_TRY IT_
Among the lines of data below, reproduce only those from the one with "After executing: MOV R3, 216;" through the one with "After executing: MOV R0, 36;", exactly as they stand, both ends included.

---------------

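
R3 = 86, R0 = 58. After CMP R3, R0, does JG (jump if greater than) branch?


Trace:
  R3 = 86, R0 = 58
  CMP R3, R0  → compares 86 vs 58
  JG checks: is 86 greater than 58?
  86 > 58, so condition is true
Branch taken: Yes

Yes


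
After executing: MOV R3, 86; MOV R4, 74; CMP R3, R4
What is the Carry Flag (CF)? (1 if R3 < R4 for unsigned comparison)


Register state trace:
  MOV R3, 86  → R3 = 86
  MOV R4, 74  → R4 = 74
  CMP R3, R4  → unsigned 86 - 74: no borrow
  86 >= 74, so CF = 0
CF = 0

0


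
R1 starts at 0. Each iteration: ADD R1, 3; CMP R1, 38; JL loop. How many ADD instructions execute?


Loop trace (R1 starts at 0, target 38, step 3):
  ADD #1: R1 = 0 + 3 = 3  → 3 < 38, loop
  ADD #2: R1 = 3 + 3 = 6  → 6 < 38, loop
  ADD #3: R1 = 6 + 3 = 9  → 9 < 38, loop
  ADD #4: R1 = 9 + 3 = 12  → 12 < 38, loop
  ADD #5: R1 = 12 + 3 = 15  → 15 < 38, loop
  ADD #6: R1 = 15 + 3 = 18  → 18 < 38, loop
  ADD #7: R1 = 18 + 3 = 21  → 21 < 38, loop
  ADD #8: R1 = 21 + 3 = 24  → 24 < 38, loop
  ADD #9: R1 = 24 + 3 = 27  → 27 < 38, loop
  ADD #10: R1 = 27 + 3 = 30  → 30 < 38, loop
  ADD #11: R1 = 30 + 3 = 33  → 33 < 38, loop
  ADD #12: R1 = 33 + 3 = 36  → 36 < 38, loop
  ADD #13: R1 = 36 + 3 = 39  → 39 >= 38, exit
Total ADD instructions: 13

13


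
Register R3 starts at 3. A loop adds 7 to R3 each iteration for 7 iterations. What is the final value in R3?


Starting value: R3 = 3
  Iter 1: R3 = 3 + 7 = 10
  Iter 2: R3 = 10 + 7 = 17
  Iter 3: R3 = 17 + 7 = 24
  Iter 4: R3 = 24 + 7 = 31
  Iter 5: R3 = 31 + 7 = 38
  Iter 6: R3 = 38 + 7 = 45
  Iter 7: R3 = 45 + 7 = 52
Final: R3 = 52

52


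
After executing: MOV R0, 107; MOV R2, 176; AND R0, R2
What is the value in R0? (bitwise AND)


Register state trace:
  MOV R0, 107  → R0 = 107 (0b01101011)
  MOV R2, 176  → R2 = 176 (0b10110000)
  AND R0, R2  → R0 = 107 AND 176 = 32 (0b00100000)
Final: R0 = 32

32


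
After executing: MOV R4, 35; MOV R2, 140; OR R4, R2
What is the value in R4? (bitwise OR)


Register state trace:
  MOV R4, 35  → R4 = 35 (0b00100011)
  MOV R2, 140  → R2 = 140 (0b10001100)
  OR R4, R2   → R4 = 35 OR 140 = 175 (0b10101111)
Final: R4 = 175

175


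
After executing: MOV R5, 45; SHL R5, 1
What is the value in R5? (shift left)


Register state trace:
  MOV R5, 45  → R5 = 45
  SHL R5, 1  → R5 = 45 << 1 = 45 * 2^1 = 90
Final: R5 = 90

90


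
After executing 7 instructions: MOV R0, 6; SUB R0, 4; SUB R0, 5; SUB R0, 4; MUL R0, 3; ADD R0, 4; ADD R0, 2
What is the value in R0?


Register state trace:
  MOV R0, 6  → R0 = 6
  SUB R0, 4  → R0 = 6 - 4 = 2
  SUB R0, 5  → R0 = 2 - 5 = -3
  SUB R0, 4  → R0 = -3 - 4 = -7
  MUL R0, 3  → R0 = -7 * 3 = -21
  ADD R0, 4  → R0 = -21 + 4 = -17
  ADD R0, 2  → R0 = -17 + 2 = -15
Final: R0 = -15

-15


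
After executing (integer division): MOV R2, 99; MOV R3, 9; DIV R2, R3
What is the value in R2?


Register state trace:
  MOV R2, 99  → R2 = 99
  MOV R3, 9  → R3 = 9
  DIV R2, R3  → R2 = 99 // 9 = 11
Final: R2 = 11

11


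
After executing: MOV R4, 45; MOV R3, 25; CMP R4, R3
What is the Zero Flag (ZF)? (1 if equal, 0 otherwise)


Register state trace:
  MOV R4, 45  → R4 = 45
  MOV R3, 25  → R3 = 25
  CMP R4, R3  → computes 45 - 25 = 20
  Result is nonzero, so values are not equal
ZF = 0

0


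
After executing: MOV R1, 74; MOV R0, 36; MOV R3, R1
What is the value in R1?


Register state trace:
  MOV R1, 74  → R1 = 74
  MOV R0, 36  → R0 = 36
  MOV R3, R1  → R3 = 74
Final: R1 = 74

74


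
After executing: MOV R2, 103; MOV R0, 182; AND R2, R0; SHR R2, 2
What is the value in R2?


Register state trace:
  MOV R2, 103  → R2 = 103 (0b01100111)
  MOV R0, 182  → R0 = 182 (0b10110110)
  AND R2, R0  → R2 = 103 AND 182 = 38 (0b00100110)
  SHR R2, 2  → R2 = 38 >> 2 = 9
Final: R2 = 9

9


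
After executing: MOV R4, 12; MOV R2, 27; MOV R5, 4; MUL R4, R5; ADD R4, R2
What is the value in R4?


Register state trace:
  MOV R4, 12  → R4 = 12
  MOV R2, 27  → R2 = 27
  MOV R5, 4  → R5 = 4
  MUL R4, R5  → R4 = 12 * 4 = 48
  ADD R4, R2  → R4 = 48 + 27 = 75
Final: R4 = 75

75


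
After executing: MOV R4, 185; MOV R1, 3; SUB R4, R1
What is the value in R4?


Register state trace:
  MOV R4, 185  → R4 = 185
  MOV R1, 3  → R1 = 3
  SUB R4, R1  → R4 = 185 - 3 = 182
Final: R4 = 182

182


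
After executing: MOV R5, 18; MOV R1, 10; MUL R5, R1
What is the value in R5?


Register state trace:
  MOV R5, 18  → R5 = 18
  MOV R1, 10  → R1 = 10
  MUL R5, R1  → R5 = 18 * 10 = 180
Final: R5 = 180

180


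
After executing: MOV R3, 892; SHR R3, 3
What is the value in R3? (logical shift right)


Register state trace:
  MOV R3, 892  → R3 = 892
  SHR R3, 3  → R3 = 892 >> 3 = 892 // 2^3 = 111
Final: R3 = 111

111


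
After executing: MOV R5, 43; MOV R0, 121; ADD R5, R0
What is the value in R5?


Register state trace:
  MOV R5, 43  → R5 = 43
  MOV R0, 121  → R0 = 121
  ADD R5, R0  → R5 = 43 + 121 = 164
Final: R5 = 164

164


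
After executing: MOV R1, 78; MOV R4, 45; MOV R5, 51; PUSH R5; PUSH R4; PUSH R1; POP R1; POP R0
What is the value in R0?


Stack trace (top is rightmost):
  MOV R1, 78  → R1 = 78
  MOV R4, 45  → R4 = 45
  MOV R5, 51  → R5 = 51
  PUSH R5  → stack: [51]
  PUSH R4  → stack: [51, 45]
  PUSH R1  → stack: [51, 45, 78]
  POP R1  → R1 = 78, stack: [51, 45]
  POP R0  → R0 = 45, stack: [51]
Final: R0 = 45

45


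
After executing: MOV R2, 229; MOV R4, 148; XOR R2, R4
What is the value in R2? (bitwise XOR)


Register state trace:
  MOV R2, 229  → R2 = 229 (0b11100101)
  MOV R4, 148  → R4 = 148 (0b10010100)
  XOR R2, R4  → R2 = 229 XOR 148 = 113 (0b01110001)
Final: R2 = 113

113


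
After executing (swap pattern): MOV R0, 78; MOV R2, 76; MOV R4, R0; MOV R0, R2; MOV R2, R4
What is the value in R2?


Register state trace (swap pattern):
  MOV R0, 78  → R0 = 78
  MOV R2, 76  → R2 = 76
  MOV R4, R0  → R4 = 78  (save R0)
  MOV R0, R2  → R0 = 76  (R0 gets R2's value)
  MOV R2, R4  → R2 = 78  (R2 gets saved value)
Final: R2 = 78

78


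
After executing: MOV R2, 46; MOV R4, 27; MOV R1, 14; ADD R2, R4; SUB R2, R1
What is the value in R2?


Register state trace:
  MOV R2, 46  → R2 = 46
  MOV R4, 27  → R4 = 27
  MOV R1, 14  → R1 = 14
  ADD R2, R4  → R2 = 46 + 27 = 73
  SUB R2, R1  → R2 = 73 - 14 = 59
Final: R2 = 59

59


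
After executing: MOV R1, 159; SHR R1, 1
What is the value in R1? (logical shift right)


Register state trace:
  MOV R1, 159  → R1 = 159
  SHR R1, 1  → R1 = 159 >> 1 = 159 // 2^1 = 79
Final: R1 = 79

79


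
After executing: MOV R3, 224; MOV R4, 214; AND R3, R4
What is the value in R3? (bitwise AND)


Register state trace:
  MOV R3, 224  → R3 = 224 (0b11100000)
  MOV R4, 214  → R4 = 214 (0b11010110)
  AND R3, R4  → R3 = 224 AND 214 = 192 (0b11000000)
Final: R3 = 192

192


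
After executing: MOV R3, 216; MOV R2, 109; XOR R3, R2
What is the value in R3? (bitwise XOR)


Register state trace:
  MOV R3, 216  → R3 = 216 (0b11011000)
  MOV R2, 109  → R2 = 109 (0b01101101)
  XOR R3, R2  → R3 = 216 XOR 109 = 181 (0b10110101)
Final: R3 = 181

181


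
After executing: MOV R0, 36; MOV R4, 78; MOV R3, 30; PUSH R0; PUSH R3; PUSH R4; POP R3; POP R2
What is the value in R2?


Stack trace (top is rightmost):
  MOV R0, 36  → R0 = 36
  MOV R4, 78  → R4 = 78
  MOV R3, 30  → R3 = 30
  PUSH R0  → stack: [36]
  PUSH R3  → stack: [36, 30]
  PUSH R4  → stack: [36, 30, 78]
  POP R3  → R3 = 78, stack: [36, 30]
  POP R2  → R2 = 30, stack: [36]
Final: R2 = 30

30


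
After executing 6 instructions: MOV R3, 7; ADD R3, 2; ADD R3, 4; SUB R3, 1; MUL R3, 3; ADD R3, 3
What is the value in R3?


Register state trace:
  MOV R3, 7  → R3 = 7
  ADD R3, 2  → R3 = 7 + 2 = 9
  ADD R3, 4  → R3 = 9 + 4 = 13
  SUB R3, 1  → R3 = 13 - 1 = 12
  MUL R3, 3  → R3 = 12 * 3 = 36
  ADD R3, 3  → R3 = 36 + 3 = 39
Final: R3 = 39

39


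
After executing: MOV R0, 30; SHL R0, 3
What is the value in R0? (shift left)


Register state trace:
  MOV R0, 30  → R0 = 30
  SHL R0, 3  → R0 = 30 << 3 = 30 * 2^3 = 240
Final: R0 = 240

240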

---------------

_RESPONSE TO THE EXERCISE_
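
After executing: MOV R3, 216; MOV R2, 109; XOR R3, R2
What is the value in R3? (bitwise XOR)


Register state trace:
  MOV R3, 216  → R3 = 216 (0b11011000)
  MOV R2, 109  → R2 = 109 (0b01101101)
  XOR R3, R2  → R3 = 216 XOR 109 = 181 (0b10110101)
Final: R3 = 181

181


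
After executing: MOV R0, 36; MOV R4, 78; MOV R3, 30; PUSH R0; PUSH R3; PUSH R4; POP R3; POP R2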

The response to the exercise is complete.